• Instructions for the task
Write out the data exactly, every line included.

• Raw data
┌────────

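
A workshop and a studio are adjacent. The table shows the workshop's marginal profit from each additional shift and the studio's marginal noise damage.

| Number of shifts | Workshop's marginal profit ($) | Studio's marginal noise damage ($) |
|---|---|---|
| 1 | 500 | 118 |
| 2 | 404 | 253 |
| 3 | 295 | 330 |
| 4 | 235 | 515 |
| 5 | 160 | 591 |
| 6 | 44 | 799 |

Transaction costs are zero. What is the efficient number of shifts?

2

Bargaining reaches the level where marginal profit last exceeds marginal noise damage.
That holds through level 2 (404 ≥ 253) but not at 3 (295 < 330).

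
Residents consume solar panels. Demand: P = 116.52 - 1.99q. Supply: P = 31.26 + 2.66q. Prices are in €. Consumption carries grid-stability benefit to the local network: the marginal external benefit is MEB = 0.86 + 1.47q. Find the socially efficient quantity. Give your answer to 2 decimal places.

Social marginal benefit = demand + MEB = 117.38 - 0.52q.
Set SMB = MC: 117.38 - 0.52q = 31.26 + 2.66q → q* = 27.0818.

q* = 27.08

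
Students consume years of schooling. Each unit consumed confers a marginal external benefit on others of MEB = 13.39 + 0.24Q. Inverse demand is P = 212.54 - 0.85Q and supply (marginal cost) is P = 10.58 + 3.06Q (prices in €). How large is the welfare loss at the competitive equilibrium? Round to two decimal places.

DWL = €90.59

Market equilibrium (private): 10.58 + 3.06Q = 212.54 - 0.85Q → Q_m = 51.6522.
Social marginal benefit = demand + MEB = 225.93 - 0.61Q.
Set SMB = MC: 225.93 - 0.61Q = 10.58 + 3.06Q → Q* = 58.6785.
The loss is the area between SMB and MC from Q* to Q_m; with linear curves that's a triangle of height MEB(Q_m).
DWL = ½ × 7.0263 × 25.7865 = 90.5918.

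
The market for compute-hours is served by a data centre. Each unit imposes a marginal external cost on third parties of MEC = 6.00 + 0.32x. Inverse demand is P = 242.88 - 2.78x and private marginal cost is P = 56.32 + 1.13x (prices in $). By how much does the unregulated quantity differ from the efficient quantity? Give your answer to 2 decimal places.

Market equilibrium (private): 56.32 + 1.13x = 242.88 - 2.78x → x_m = 47.7136.
Social marginal cost = private MC + MEC = 62.32 + 1.45x.
Set SMC = demand: 62.32 + 1.45x = 242.88 - 2.78x → x* = 42.6856.
Gap = |47.7136 − 42.6856| = 5.0280.

5.03 units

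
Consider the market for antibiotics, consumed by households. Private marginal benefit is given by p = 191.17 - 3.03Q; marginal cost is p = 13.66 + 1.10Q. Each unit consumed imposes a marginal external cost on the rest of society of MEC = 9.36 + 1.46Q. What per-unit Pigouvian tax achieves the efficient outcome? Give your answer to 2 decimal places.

Social marginal benefit = demand − MEC = 181.81 - 4.49Q.
Set SMB = MC: 181.81 - 4.49Q = 13.66 + 1.10Q → Q* = 30.0805.
The Pigouvian tax equals MEC at Q*: 9.36 + 1.46×30.0805 = 53.2775.

tax = 53.28 per unit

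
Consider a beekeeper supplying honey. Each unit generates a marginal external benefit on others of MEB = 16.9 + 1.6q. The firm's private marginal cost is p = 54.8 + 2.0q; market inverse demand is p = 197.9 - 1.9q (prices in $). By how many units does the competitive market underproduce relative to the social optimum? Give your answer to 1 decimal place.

32.9 units

Market equilibrium (private): 54.8 + 2.0q = 197.9 - 1.9q → q_m = 36.6923.
Social marginal cost = private MC − MEB = 37.9 + 0.4q.
Set SMC = demand: 37.9 + 0.4q = 197.9 - 1.9q → q* = 69.5652.
Gap = |36.6923 − 69.5652| = 32.8729.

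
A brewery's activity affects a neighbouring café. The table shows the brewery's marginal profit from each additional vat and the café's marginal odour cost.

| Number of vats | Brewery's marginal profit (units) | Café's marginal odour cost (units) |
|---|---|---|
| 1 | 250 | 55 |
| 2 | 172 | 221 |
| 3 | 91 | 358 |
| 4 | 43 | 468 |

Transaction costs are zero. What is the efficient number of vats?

1

Bargaining reaches the level where marginal profit last exceeds marginal odour cost.
That holds through level 1 (250 ≥ 55) but not at 2 (172 < 221).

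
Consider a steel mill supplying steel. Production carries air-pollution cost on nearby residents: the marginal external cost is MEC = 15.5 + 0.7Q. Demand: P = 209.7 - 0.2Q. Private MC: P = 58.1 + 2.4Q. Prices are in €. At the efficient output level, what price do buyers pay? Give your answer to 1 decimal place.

Social marginal cost = private MC + MEC = 73.6 + 3.1Q.
Set SMC = demand: 73.6 + 3.1Q = 209.7 - 0.2Q → Q* = 41.2424.
Consumer price on the demand curve at Q*: 209.7 − 0.2×41.2424 = 201.4515.

P = €201.5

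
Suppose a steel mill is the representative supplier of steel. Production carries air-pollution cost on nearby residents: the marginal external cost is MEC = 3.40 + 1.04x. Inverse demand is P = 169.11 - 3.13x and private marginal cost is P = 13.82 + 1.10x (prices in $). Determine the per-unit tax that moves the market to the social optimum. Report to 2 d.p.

tax = $33.37 per unit

Social marginal cost = private MC + MEC = 17.22 + 2.14x.
Set SMC = demand: 17.22 + 2.14x = 169.11 - 3.13x → x* = 28.8216.
The Pigouvian tax equals MEC at x*: 3.40 + 1.04×28.8216 = 33.3745.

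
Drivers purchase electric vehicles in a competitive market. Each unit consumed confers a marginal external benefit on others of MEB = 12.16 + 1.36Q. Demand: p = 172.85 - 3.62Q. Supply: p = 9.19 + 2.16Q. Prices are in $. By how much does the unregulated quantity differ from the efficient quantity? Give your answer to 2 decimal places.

11.46 units

Market equilibrium (private): 9.19 + 2.16Q = 172.85 - 3.62Q → Q_m = 28.3149.
Social marginal benefit = demand + MEB = 185.01 - 2.26Q.
Set SMB = MC: 185.01 - 2.26Q = 9.19 + 2.16Q → Q* = 39.7783.
Gap = |28.3149 − 39.7783| = 11.4634.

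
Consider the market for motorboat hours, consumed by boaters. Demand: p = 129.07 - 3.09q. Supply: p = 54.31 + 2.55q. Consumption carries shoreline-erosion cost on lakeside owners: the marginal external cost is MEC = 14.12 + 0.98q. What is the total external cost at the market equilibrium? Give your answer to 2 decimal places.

273.26

Market equilibrium (private): 54.31 + 2.55q = 129.07 - 3.09q → q_m = 13.2553.
Total external cost = ∫₀^{q_m} (14.12 + 0.98q) dq = 14.12×13.2553 + ½×0.98×13.2553² = 273.2593.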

└────────

• Expected output
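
A workshop and a studio are adjacent. The table shows the workshop's marginal profit from each additional shift and the studio's marginal noise damage.

| Number of shifts | Workshop's marginal profit ($) | Studio's marginal noise damage ($) |
|---|---|---|
| 1 | 500 | 118 |
| 2 | 404 | 253 |
| 3 | 295 | 330 |
| 4 | 235 | 515 |
| 5 | 160 | 591 |
| 6 | 44 | 799 |

Transaction costs are zero. What is the efficient number of shifts?

2

Bargaining reaches the level where marginal profit last exceeds marginal noise damage.
That holds through level 2 (404 ≥ 253) but not at 3 (295 < 330).

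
Residents consume solar panels. Demand: P = 116.52 - 1.99q. Supply: P = 31.26 + 2.66q. Prices are in €. Consumption carries grid-stability benefit to the local network: the marginal external benefit is MEB = 0.86 + 1.47q. Find the socially efficient quantity. Give your answer to 2 decimal places.

Social marginal benefit = demand + MEB = 117.38 - 0.52q.
Set SMB = MC: 117.38 - 0.52q = 31.26 + 2.66q → q* = 27.0818.

q* = 27.08

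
Students consume years of schooling. Each unit consumed confers a marginal external benefit on others of MEB = 13.39 + 0.24Q. Inverse demand is P = 212.54 - 0.85Q and supply (marginal cost) is P = 10.58 + 3.06Q (prices in €). How large is the welfare loss at the competitive equilibrium? Round to two decimal places.

DWL = €90.59

Market equilibrium (private): 10.58 + 3.06Q = 212.54 - 0.85Q → Q_m = 51.6522.
Social marginal benefit = demand + MEB = 225.93 - 0.61Q.
Set SMB = MC: 225.93 - 0.61Q = 10.58 + 3.06Q → Q* = 58.6785.
The loss is the area between SMB and MC from Q* to Q_m; with linear curves that's a triangle of height MEB(Q_m).
DWL = ½ × 7.0263 × 25.7865 = 90.5918.

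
The market for compute-hours is served by a data centre. Each unit imposes a marginal external cost on third parties of MEC = 6.00 + 0.32x. Inverse demand is P = 242.88 - 2.78x and private marginal cost is P = 56.32 + 1.13x (prices in $). By how much does the unregulated quantity differ from the efficient quantity? Give your answer to 2 decimal places.

Market equilibrium (private): 56.32 + 1.13x = 242.88 - 2.78x → x_m = 47.7136.
Social marginal cost = private MC + MEC = 62.32 + 1.45x.
Set SMC = demand: 62.32 + 1.45x = 242.88 - 2.78x → x* = 42.6856.
Gap = |47.7136 − 42.6856| = 5.0280.

5.03 units

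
Consider the market for antibiotics, consumed by households. Private marginal benefit is given by p = 191.17 - 3.03Q; marginal cost is p = 13.66 + 1.10Q. Each unit consumed imposes a marginal external cost on the rest of society of MEC = 9.36 + 1.46Q. What per-unit Pigouvian tax achieves the efficient outcome? Give your answer to 2 decimal places.

Social marginal benefit = demand − MEC = 181.81 - 4.49Q.
Set SMB = MC: 181.81 - 4.49Q = 13.66 + 1.10Q → Q* = 30.0805.
The Pigouvian tax equals MEC at Q*: 9.36 + 1.46×30.0805 = 53.2775.

tax = 53.28 per unit

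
Consider a beekeeper supplying honey. Each unit generates a marginal external benefit on others of MEB = 16.9 + 1.6q. The firm's private marginal cost is p = 54.8 + 2.0q; market inverse demand is p = 197.9 - 1.9q (prices in $). By how many units does the competitive market underproduce relative to the social optimum? Give your answer to 1 decimal place.

32.9 units

Market equilibrium (private): 54.8 + 2.0q = 197.9 - 1.9q → q_m = 36.6923.
Social marginal cost = private MC − MEB = 37.9 + 0.4q.
Set SMC = demand: 37.9 + 0.4q = 197.9 - 1.9q → q* = 69.5652.
Gap = |36.6923 − 69.5652| = 32.8729.

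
A brewery's activity affects a neighbouring café. The table shows the brewery's marginal profit from each additional vat and the café's marginal odour cost.

| Number of vats | Brewery's marginal profit (units) | Café's marginal odour cost (units) |
|---|---|---|
| 1 | 250 | 55 |
| 2 | 172 | 221 |
| 3 | 91 | 358 |
| 4 | 43 | 468 |

Transaction costs are zero. What is the efficient number of vats?

1

Bargaining reaches the level where marginal profit last exceeds marginal odour cost.
That holds through level 1 (250 ≥ 55) but not at 2 (172 < 221).

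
Consider a steel mill supplying steel. Production carries air-pollution cost on nearby residents: the marginal external cost is MEC = 15.5 + 0.7Q. Demand: P = 209.7 - 0.2Q. Private MC: P = 58.1 + 2.4Q. Prices are in €. At the efficient output level, what price do buyers pay? Give your answer to 1 decimal place.

Social marginal cost = private MC + MEC = 73.6 + 3.1Q.
Set SMC = demand: 73.6 + 3.1Q = 209.7 - 0.2Q → Q* = 41.2424.
Consumer price on the demand curve at Q*: 209.7 − 0.2×41.2424 = 201.4515.

P = €201.5

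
Suppose a steel mill is the representative supplier of steel. Production carries air-pollution cost on nearby residents: the marginal external cost is MEC = 3.40 + 1.04x. Inverse demand is P = 169.11 - 3.13x and private marginal cost is P = 13.82 + 1.10x (prices in $). Determine the per-unit tax that moves the market to the social optimum. Report to 2 d.p.

tax = $33.37 per unit

Social marginal cost = private MC + MEC = 17.22 + 2.14x.
Set SMC = demand: 17.22 + 2.14x = 169.11 - 3.13x → x* = 28.8216.
The Pigouvian tax equals MEC at x*: 3.40 + 1.04×28.8216 = 33.3745.

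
Drivers purchase electric vehicles in a competitive market. Each unit consumed confers a marginal external benefit on others of MEB = 12.16 + 1.36Q. Demand: p = 172.85 - 3.62Q. Supply: p = 9.19 + 2.16Q. Prices are in $. By how much does the unregulated quantity differ from the efficient quantity? Give your answer to 2 decimal places.

11.46 units

Market equilibrium (private): 9.19 + 2.16Q = 172.85 - 3.62Q → Q_m = 28.3149.
Social marginal benefit = demand + MEB = 185.01 - 2.26Q.
Set SMB = MC: 185.01 - 2.26Q = 9.19 + 2.16Q → Q* = 39.7783.
Gap = |28.3149 − 39.7783| = 11.4634.

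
Consider the market for motorboat hours, consumed by boaters. Demand: p = 129.07 - 3.09q. Supply: p = 54.31 + 2.55q. Consumption carries shoreline-erosion cost on lakeside owners: the marginal external cost is MEC = 14.12 + 0.98q. What is the total external cost at the market equilibrium? Give your answer to 2 decimal places.

273.26

Market equilibrium (private): 54.31 + 2.55q = 129.07 - 3.09q → q_m = 13.2553.
Total external cost = ∫₀^{q_m} (14.12 + 0.98q) dq = 14.12×13.2553 + ½×0.98×13.2553² = 273.2593.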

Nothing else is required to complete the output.